◆ Exercise materials ◆
=== Section Start ===

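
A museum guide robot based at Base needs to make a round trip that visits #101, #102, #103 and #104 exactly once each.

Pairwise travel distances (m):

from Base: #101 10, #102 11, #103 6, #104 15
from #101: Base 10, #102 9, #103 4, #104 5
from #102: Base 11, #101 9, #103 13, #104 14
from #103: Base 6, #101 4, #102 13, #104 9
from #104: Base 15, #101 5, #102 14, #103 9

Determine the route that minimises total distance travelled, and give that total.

40 m — the shortest possible round trip.

There are 12 distinct closed tours to check (reversals are equivalent).
Base→#101→#102→#103→#104→Base: 10+9+13+9+15 = 56
Base→#101→#102→#104→#103→Base: 10+9+14+9+6 = 48
Base→#101→#103→#102→#104→Base: 10+4+13+14+15 = 56
Base→#101→#103→#104→#102→Base: 10+4+9+14+11 = 48
Base→#101→#104→#102→#103→Base: 10+5+14+13+6 = 48
Base→#101→#104→#103→#102→Base: 10+5+9+13+11 = 48
Base→#102→#101→#103→#104→Base: 11+9+4+9+15 = 48
Base→#102→#101→#104→#103→Base: 11+9+5+9+6 = 40
Base→#102→#103→#101→#104→Base: 11+13+4+5+15 = 48
Base→#102→#104→#101→#103→Base: 11+14+5+4+6 = 40
Base→#103→#101→#102→#104→Base: 6+4+9+14+15 = 48
Base→#103→#102→#101→#104→Base: 6+13+9+5+15 = 48
The minimum is 40.
One optimal route: Base → #102 → #101 → #104 → #103 → Base (or its reverse).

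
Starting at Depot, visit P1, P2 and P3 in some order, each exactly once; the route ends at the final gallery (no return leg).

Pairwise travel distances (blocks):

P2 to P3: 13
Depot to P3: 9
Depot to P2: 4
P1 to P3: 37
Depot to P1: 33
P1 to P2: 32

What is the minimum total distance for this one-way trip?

There are 3! = 6 possible orderings.
Depot→P1→P2→P3: 33+32+13 = 78
Depot→P1→P3→P2: 33+37+13 = 83
Depot→P2→P1→P3: 4+32+37 = 73
Depot→P2→P3→P1: 4+13+37 = 54
Depot→P3→P1→P2: 9+37+32 = 78
Depot→P3→P2→P1: 9+13+32 = 54
The minimum is 54.
One shortest path: Depot → P2 → P3 → P1.

Shortest open route: 54 blocks.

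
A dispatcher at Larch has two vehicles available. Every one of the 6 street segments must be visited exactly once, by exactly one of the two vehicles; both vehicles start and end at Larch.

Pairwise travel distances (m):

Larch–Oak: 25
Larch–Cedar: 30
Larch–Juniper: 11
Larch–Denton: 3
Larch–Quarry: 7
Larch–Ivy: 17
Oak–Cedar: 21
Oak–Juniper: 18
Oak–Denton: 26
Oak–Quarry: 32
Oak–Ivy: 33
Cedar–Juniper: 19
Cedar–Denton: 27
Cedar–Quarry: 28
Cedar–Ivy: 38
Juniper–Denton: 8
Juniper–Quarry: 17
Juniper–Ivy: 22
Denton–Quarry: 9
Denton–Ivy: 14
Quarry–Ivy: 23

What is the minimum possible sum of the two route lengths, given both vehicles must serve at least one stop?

Try each way of splitting the stops between the two vehicles (each non-empty) and, for each split, find the best tour for each vehicle:
  {Oak} + {Cedar, Juniper, Denton, Quarry, Ivy}: 50 + 93 = 143
  {Cedar} + {Oak, Juniper, Denton, Quarry, Ivy}: 60 + 92 = 152
  {Oak, Cedar} + {Juniper, Denton, Quarry, Ivy}: 76 + 63 = 139
  {Juniper} + {Oak, Cedar, Denton, Quarry, Ivy}: 22 + 106 = 128
  {Oak, Juniper} + {Cedar, Denton, Quarry, Ivy}: 54 + 90 = 144
  {Cedar, Juniper} + {Oak, Denton, Quarry, Ivy}: 60 + 88 = 148
  … (31 splits in total)
  {Quarry} + {Oak, Cedar, Juniper, Denton, Ivy}: 14 + 101 = 115  ← best
Best: vehicle 1 Larch → Quarry → Larch = 14; vehicle 2 Larch → Juniper → Cedar → Oak → Ivy → Denton → Larch = 101; combined 115.

115 m — the smallest possible combined total.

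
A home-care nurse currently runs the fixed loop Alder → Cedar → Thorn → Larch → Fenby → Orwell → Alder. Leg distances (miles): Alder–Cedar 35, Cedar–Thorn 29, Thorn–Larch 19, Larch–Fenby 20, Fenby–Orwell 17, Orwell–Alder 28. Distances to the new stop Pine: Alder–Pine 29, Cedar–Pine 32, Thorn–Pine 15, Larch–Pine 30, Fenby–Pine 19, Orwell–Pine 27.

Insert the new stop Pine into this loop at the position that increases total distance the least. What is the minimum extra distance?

Adding 18 miles by placing Pine on the Cedar–Thorn leg.

Insertion cost between consecutive stops i–j is d(i,Pine) + d(Pine,j) − d(i,j):
  between Alder and Cedar: 29 + 32 − 35 = 26
  between Cedar and Thorn: 32 + 15 − 29 = 18
  between Thorn and Larch: 15 + 30 − 19 = 26
  between Larch and Fenby: 30 + 19 − 20 = 29
  between Fenby and Orwell: 19 + 27 − 17 = 29
  between Orwell and Alder: 27 + 29 − 28 = 28
Cheapest insertion is between Cedar and Thorn, adding 18.
New total = 148 + 18 = 166.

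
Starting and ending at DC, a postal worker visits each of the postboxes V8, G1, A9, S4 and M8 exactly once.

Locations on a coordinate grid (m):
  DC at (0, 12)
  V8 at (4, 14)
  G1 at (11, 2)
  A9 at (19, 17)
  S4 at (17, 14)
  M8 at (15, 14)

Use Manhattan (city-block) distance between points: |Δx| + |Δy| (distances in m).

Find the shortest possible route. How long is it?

With 5 stops there are 5!/2 = 60 distinct round trips (a route and its reverse cost the same).
DC - V8 - G1 - A9 - S4 - M8 - DC: 6+19+23+5+2+17 = 72
DC - V8 - G1 - A9 - M8 - S4 - DC: 6+19+23+7+2+19 = 76
DC - V8 - G1 - S4 - A9 - M8 - DC: 6+19+18+5+7+17 = 72
DC - V8 - G1 - S4 - M8 - A9 - DC: 6+19+18+2+7+24 = 76
DC - V8 - G1 - M8 - A9 - S4 - DC: 6+19+16+7+5+19 = 72
DC - V8 - G1 - M8 - S4 - A9 - DC: 6+19+16+2+5+24 = 72
DC - V8 - A9 - G1 - S4 - M8 - DC: 6+18+23+18+2+17 = 84
DC - V8 - A9 - G1 - M8 - S4 - DC: 6+18+23+16+2+19 = 84
DC - V8 - A9 - S4 - G1 - M8 - DC: 6+18+5+18+16+17 = 80
DC - V8 - A9 - S4 - M8 - G1 - DC: 6+18+5+2+16+21 = 68
DC - V8 - A9 - M8 - G1 - S4 - DC: 6+18+7+16+18+19 = 84
DC - V8 - A9 - M8 - S4 - G1 - DC: 6+18+7+2+18+21 = 72
DC - V8 - S4 - G1 - A9 - M8 - DC: 6+13+18+23+7+17 = 84
DC - V8 - S4 - G1 - M8 - A9 - DC: 6+13+18+16+7+24 = 84
… (46 more)
The minimum is 68.
One optimal route: DC → V8 → A9 → S4 → M8 → G1 → DC (or its reverse).

Shortest round trip = 68 m.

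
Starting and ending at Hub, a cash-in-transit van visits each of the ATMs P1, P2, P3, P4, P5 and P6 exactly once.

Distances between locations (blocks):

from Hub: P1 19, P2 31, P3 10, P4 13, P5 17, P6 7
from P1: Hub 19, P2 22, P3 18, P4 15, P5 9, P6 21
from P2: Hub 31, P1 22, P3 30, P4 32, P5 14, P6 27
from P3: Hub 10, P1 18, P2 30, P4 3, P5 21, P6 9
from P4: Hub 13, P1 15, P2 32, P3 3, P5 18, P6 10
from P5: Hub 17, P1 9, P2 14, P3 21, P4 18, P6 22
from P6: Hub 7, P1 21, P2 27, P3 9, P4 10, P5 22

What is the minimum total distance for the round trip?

There are 360 distinct closed tours to check (reversals are equivalent).
Hub → P1 → P2 → P3 → P4 → P5 → P6 → Hub: 19+22+30+3+18+22+7 = 121
Hub → P1 → P2 → P3 → P4 → P6 → P5 → Hub: 19+22+30+3+10+22+17 = 123
Hub → P1 → P2 → P3 → P5 → P4 → P6 → Hub: 19+22+30+21+18+10+7 = 127
Hub → P1 → P2 → P3 → P5 → P6 → P4 → Hub: 19+22+30+21+22+10+13 = 137
Hub → P1 → P2 → P3 → P6 → P4 → P5 → Hub: 19+22+30+9+10+18+17 = 125
Hub → P1 → P2 → P3 → P6 → P5 → P4 → Hub: 19+22+30+9+22+18+13 = 133
Hub → P1 → P2 → P4 → P3 → P5 → P6 → Hub: 19+22+32+3+21+22+7 = 126
Hub → P1 → P2 → P4 → P3 → P6 → P5 → Hub: 19+22+32+3+9+22+17 = 124
… (352 more)
Hub → P3 → P4 → P1 → P5 → P2 → P6 → Hub: 10+3+15+9+14+27+7 = 85  ← best
The minimum is 85.
One optimal route: Hub → P3 → P4 → P1 → P5 → P2 → P6 → Hub (or its reverse).

85 blocks — the shortest possible round trip.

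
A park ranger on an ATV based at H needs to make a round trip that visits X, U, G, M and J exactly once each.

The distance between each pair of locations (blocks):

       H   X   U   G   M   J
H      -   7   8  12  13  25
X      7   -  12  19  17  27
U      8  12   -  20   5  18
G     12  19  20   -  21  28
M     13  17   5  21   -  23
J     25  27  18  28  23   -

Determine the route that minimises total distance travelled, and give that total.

87 blocks — the shortest possible round trip.

H - X - U - G - M - J - H: 7+12+20+21+23+25 = 108
H - X - U - G - J - M - H: 7+12+20+28+23+13 = 103
H - X - U - M - G - J - H: 7+12+5+21+28+25 = 98
H - X - U - M - J - G - H: 7+12+5+23+28+12 = 87
H - X - U - J - G - M - H: 7+12+18+28+21+13 = 99
H - X - U - J - M - G - H: 7+12+18+23+21+12 = 93
H - X - G - U - M - J - H: 7+19+20+5+23+25 = 99
H - X - G - U - J - M - H: 7+19+20+18+23+13 = 100
H - X - G - M - U - J - H: 7+19+21+5+18+25 = 95
H - X - G - M - J - U - H: 7+19+21+23+18+8 = 96
H - X - G - J - U - M - H: 7+19+28+18+5+13 = 90
H - X - G - J - M - U - H: 7+19+28+23+5+8 = 90
H - X - M - U - G - J - H: 7+17+5+20+28+25 = 102
H - X - M - U - J - G - H: 7+17+5+18+28+12 = 87
… (46 more)
The minimum is 87.
One optimal route: H → X → U → M → J → G → H (or its reverse).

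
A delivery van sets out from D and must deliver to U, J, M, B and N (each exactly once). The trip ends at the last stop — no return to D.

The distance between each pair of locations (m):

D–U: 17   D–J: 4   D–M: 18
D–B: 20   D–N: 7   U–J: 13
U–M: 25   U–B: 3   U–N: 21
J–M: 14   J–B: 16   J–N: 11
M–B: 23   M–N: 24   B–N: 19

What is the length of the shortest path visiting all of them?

There are 5! = 120 possible orderings.
D→U→J→M→B→N: 17+13+14+23+19 = 86
D→U→J→M→N→B: 17+13+14+24+19 = 87
D→U→J→B→M→N: 17+13+16+23+24 = 93
D→U→J→B→N→M: 17+13+16+19+24 = 89
D→U→J→N→M→B: 17+13+11+24+23 = 88
D→U→J→N→B→M: 17+13+11+19+23 = 83
D→U→M→J→B→N: 17+25+14+16+19 = 91
D→U→M→J→N→B: 17+25+14+11+19 = 86
D→U→M→B→J→N: 17+25+23+16+11 = 92
D→U→M→B→N→J: 17+25+23+19+11 = 95
D→U→M→N→J→B: 17+25+24+11+16 = 93
D→U→M→N→B→J: 17+25+24+19+16 = 101
D→U→B→J→M→N: 17+3+16+14+24 = 74
D→U→B→J→N→M: 17+3+16+11+24 = 71
… (106 more)
D→N→B→U→J→M: 7+19+3+13+14 = 56  ← best
The minimum is 56.
One shortest path: D → N → B → U → J → M.

56 m — the minimum one-way total.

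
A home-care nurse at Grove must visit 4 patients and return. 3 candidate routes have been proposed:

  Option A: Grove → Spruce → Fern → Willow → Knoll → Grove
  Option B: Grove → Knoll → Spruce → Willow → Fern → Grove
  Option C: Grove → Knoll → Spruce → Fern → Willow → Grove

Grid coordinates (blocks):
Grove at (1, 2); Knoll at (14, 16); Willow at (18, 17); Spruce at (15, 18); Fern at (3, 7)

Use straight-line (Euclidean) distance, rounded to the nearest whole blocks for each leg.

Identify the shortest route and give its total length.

Shortest is Option B, total 47 blocks.

Option A: 21 + 16 + 18 + 4 + 19 = 78
Option B: 19 + 2 + 3 + 18 + 5 = 47
Option C: 19 + 2 + 16 + 18 + 23 = 78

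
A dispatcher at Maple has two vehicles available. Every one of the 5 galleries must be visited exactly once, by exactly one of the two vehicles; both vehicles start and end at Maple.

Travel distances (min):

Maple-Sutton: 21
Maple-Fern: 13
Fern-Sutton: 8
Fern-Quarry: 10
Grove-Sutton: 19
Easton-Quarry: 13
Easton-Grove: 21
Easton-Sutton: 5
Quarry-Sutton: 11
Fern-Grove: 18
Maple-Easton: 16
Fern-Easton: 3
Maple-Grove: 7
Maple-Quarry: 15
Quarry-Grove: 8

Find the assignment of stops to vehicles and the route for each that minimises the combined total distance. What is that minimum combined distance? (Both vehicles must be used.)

Minimum combined distance: 61 min.

Check every non-empty split of the stops between the two vehicles; for each half take its own optimal tour:
  {Fern} + {Easton, Quarry, Grove, Sutton}: 26 + 47 = 73
  {Easton} + {Fern, Quarry, Grove, Sutton}: 32 + 47 = 79
  {Fern, Easton} + {Quarry, Grove, Sutton}: 32 + 47 = 79
  {Quarry} + {Fern, Easton, Grove, Sutton}: 30 + 47 = 77
  {Fern, Quarry} + {Easton, Grove, Sutton}: 38 + 47 = 85
  {Easton, Quarry} + {Fern, Grove, Sutton}: 44 + 47 = 91
  … (15 splits in total)
  {Grove} + {Fern, Easton, Quarry, Sutton}: 14 + 47 = 61  ← best
Best: vehicle 1 Maple → Grove → Maple = 14; vehicle 2 Maple → Fern → Easton → Sutton → Quarry → Maple = 47; combined 61.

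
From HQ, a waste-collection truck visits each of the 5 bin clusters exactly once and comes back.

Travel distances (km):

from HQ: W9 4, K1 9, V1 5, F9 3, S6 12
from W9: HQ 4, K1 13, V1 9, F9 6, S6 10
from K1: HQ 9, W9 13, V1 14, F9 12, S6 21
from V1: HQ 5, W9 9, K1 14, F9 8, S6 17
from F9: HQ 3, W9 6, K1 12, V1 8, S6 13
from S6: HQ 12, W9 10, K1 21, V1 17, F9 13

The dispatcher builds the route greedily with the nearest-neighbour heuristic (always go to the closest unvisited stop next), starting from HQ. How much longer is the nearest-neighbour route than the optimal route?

Excess over optimum: 7 km.

From HQ: F9=3, W9=4, V1=5, K1=9, S6=12 → choose F9 (3).
From F9: W9=6, V1=8, K1=12, S6=13 → choose W9 (6).
From W9: V1=9, S6=10, K1=13 → choose V1 (9).
From V1: K1=14, S6=17 → choose K1 (14).
From K1: S6=21 → choose S6 (21).
NN route HQ → F9 → W9 → V1 → K1 → S6 → HQ costs 65.
Optimal: HQ → W9 → S6 → F9 → K1 → V1 → HQ costs 58 (by enumerating all 60 distinct tours).
Excess = 65 − 58 = 7.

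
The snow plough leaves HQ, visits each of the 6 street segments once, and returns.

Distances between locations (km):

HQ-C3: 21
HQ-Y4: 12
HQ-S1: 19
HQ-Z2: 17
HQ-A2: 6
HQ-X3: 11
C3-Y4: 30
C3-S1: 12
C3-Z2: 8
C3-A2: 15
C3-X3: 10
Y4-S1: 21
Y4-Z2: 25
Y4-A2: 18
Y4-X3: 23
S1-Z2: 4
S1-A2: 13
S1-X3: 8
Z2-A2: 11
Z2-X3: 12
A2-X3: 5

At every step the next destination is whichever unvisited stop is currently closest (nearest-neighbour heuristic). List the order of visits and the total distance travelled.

From HQ: distances to unvisited — A2=6, X3=11, Y4=12, Z2=17, S1=19, C3=21. Nearest is A2 (6).
From A2: distances to unvisited — X3=5, Z2=11, S1=13, C3=15, Y4=18. Nearest is X3 (5).
From X3: distances to unvisited — S1=8, C3=10, Z2=12, Y4=23. Nearest is S1 (8).
From S1: distances to unvisited — Z2=4, C3=12, Y4=21. Nearest is Z2 (4).
From Z2: distances to unvisited — C3=8, Y4=25. Nearest is C3 (8).
From C3: distances to unvisited — Y4=30. Nearest is Y4 (30).
Return Y4→HQ: 12.
Total = 6 + 5 + 8 + 4 + 8 + 30 + 12 = 73.

Total distance 73 km via the nearest-neighbour route HQ → A2 → X3 → S1 → Z2 → C3 → Y4 → HQ.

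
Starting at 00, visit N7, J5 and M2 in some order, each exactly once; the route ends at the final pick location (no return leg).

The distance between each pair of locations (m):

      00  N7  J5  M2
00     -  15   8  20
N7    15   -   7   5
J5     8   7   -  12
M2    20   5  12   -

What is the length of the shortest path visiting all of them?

20 m — the minimum one-way total.

There are 3! = 6 possible orderings.
00 - N7 - J5 - M2: 15+7+12 = 34
00 - N7 - M2 - J5: 15+5+12 = 32
00 - J5 - N7 - M2: 8+7+5 = 20
00 - J5 - M2 - N7: 8+12+5 = 25
00 - M2 - N7 - J5: 20+5+7 = 32
00 - M2 - J5 - N7: 20+12+7 = 39
The minimum is 20.
One shortest path: 00 → J5 → N7 → M2.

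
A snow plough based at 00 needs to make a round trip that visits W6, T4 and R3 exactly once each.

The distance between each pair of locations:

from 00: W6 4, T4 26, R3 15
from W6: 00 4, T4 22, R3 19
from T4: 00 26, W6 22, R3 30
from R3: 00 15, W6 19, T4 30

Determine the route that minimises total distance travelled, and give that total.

With 3 stops there are 3!/2 = 3 distinct round trips (a route and its reverse cost the same).
00-W6-T4-R3-00: 4+22+30+15 = 71
00-W6-R3-T4-00: 4+19+30+26 = 79
00-T4-W6-R3-00: 26+22+19+15 = 82
The minimum is 71.
One optimal route: 00 → W6 → T4 → R3 → 00 (or its reverse).

Shortest round trip = 71.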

=== Section End ===

◆ Assignment ◆
Within the listing above, locate the line containing "Starting at Depot, visit" and the line containing "P1 to P2: 32". Reproduce those two lines and all lines between them exactly, with nothing added.

◆ Answer to the exercise ◆
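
Starting at Depot, visit P1, P2 and P3 in some order, each exactly once; the route ends at the final gallery (no return leg).

Pairwise travel distances (blocks):

P2 to P3: 13
Depot to P3: 9
Depot to P2: 4
P1 to P3: 37
Depot to P1: 33
P1 to P2: 32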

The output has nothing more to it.